■ MATERIAL TO PROCESS
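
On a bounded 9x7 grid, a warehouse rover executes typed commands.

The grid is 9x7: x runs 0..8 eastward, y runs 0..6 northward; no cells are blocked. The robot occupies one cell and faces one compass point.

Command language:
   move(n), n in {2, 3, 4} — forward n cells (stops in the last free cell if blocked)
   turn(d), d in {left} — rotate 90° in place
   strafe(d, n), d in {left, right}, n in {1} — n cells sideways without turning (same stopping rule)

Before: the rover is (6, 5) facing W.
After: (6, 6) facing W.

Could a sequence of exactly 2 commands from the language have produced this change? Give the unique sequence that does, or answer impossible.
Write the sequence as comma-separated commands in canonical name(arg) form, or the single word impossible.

strafe(right, 1), strafe(right, 1)

key: the second strafe(right, 1) runs into the grid edge before its full distance
begin: (6, 5) facing W
[1] after strafe(right, 1): (6, 6) facing W
[2] after strafe(right, 1): (6, 6) facing W
no rival 2-sequence matches.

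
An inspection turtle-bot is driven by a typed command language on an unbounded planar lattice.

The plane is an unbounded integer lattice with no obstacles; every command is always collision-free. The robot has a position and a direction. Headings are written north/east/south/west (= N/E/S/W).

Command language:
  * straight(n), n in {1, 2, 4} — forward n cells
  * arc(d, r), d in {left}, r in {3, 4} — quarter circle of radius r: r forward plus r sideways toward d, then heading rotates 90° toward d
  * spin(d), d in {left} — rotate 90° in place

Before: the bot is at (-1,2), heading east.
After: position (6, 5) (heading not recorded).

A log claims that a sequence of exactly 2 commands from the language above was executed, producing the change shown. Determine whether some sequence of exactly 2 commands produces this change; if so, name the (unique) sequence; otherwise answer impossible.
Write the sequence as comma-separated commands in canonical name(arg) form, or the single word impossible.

key: running arc(left, 3) before straight(4) would end elsewhere — order is forced
begin: at (-1,2), heading east
t=1 straight(4) ⇒ at (3,2), heading east
t=2 arc(left, 3) ⇒ at (6,5), heading north
no other 2-command option fits: unique.

straight(4), arc(left, 3)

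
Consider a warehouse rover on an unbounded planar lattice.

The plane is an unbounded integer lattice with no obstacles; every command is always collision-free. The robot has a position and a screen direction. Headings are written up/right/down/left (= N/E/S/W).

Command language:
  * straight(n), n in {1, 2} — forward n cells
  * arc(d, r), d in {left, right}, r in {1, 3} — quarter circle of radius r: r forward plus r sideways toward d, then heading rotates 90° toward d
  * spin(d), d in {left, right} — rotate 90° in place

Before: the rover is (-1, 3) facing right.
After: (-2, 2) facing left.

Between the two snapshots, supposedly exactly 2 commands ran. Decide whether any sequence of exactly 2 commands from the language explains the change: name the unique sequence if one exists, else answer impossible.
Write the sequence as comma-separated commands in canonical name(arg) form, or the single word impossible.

key: order matters: swapping spin(right) and arc(right, 1) lands elsewhere
begin: (-1, 3) facing right
step 1 (spin(right)): (-1, 3) facing down
step 2 (arc(right, 1)): (-2, 2) facing left
all 64 alternatives checked — unique.

spin(right), arc(right, 1)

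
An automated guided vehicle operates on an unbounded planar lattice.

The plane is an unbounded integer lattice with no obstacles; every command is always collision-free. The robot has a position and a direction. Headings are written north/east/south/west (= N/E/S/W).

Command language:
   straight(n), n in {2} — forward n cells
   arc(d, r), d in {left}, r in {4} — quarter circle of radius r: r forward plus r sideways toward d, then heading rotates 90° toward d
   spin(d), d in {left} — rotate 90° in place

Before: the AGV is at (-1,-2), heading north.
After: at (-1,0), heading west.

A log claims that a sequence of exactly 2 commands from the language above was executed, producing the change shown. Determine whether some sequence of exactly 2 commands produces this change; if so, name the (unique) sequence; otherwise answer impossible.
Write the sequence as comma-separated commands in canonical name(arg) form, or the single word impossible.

key: running spin(left) before straight(2) would end elsewhere — order is forced
t0: at (-1,-2), heading north
step 1 (straight(2)): at (-1,0), heading north
step 2 (spin(left)): at (-1,0), heading west
all 9 alternatives checked — unique.

straight(2), spin(left)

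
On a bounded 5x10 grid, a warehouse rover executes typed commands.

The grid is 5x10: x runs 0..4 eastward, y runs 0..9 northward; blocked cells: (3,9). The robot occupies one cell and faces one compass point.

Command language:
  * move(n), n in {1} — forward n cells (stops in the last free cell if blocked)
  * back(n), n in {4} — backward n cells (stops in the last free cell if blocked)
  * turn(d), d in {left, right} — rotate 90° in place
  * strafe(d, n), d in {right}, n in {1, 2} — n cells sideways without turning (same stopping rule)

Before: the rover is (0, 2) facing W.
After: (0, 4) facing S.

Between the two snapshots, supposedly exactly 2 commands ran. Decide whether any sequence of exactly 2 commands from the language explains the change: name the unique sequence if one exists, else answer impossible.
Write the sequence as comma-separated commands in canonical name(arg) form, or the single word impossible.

key: position moved to (0,4) AND the heading swung to S — translation plus rotation needed
start: (0, 2) facing W
1. strafe(right, 2) → (0, 4) facing W
2. turn(left) → (0, 4) facing S
uniquely the one of 36 2-step routes that fits.

strafe(right, 2), turn(left)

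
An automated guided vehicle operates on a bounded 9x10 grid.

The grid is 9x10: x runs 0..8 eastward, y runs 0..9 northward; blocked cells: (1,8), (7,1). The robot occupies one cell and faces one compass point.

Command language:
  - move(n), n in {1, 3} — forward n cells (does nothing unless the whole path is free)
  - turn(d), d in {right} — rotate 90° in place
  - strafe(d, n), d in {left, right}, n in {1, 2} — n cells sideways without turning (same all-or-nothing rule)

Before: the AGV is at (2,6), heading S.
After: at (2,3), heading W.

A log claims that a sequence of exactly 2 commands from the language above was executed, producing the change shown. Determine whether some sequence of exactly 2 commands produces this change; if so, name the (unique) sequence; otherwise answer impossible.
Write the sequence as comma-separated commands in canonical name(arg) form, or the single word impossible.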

■ INSTRUCTIONS TO FOLLOW
Return each line of the material above that holds the string "free".

■ TASK OUTPUT
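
   move(n), n in {2, 3, 4} — forward n cells (stops in the last free cell if blocked)
The plane is an unbounded integer lattice with no obstacles; every command is always collision-free. The robot has a position and a direction. Headings are written north/east/south/west (= N/E/S/W).
The plane is an unbounded integer lattice with no obstacles; every command is always collision-free. The robot has a position and a screen direction. Headings are written up/right/down/left (= N/E/S/W).
The plane is an unbounded integer lattice with no obstacles; every command is always collision-free. The robot has a position and a direction. Headings are written north/east/south/west (= N/E/S/W).
  * move(n), n in {1} — forward n cells (stops in the last free cell if blocked)
  * back(n), n in {4} — backward n cells (stops in the last free cell if blocked)
  - move(n), n in {1, 3} — forward n cells (does nothing unless the whole path is free)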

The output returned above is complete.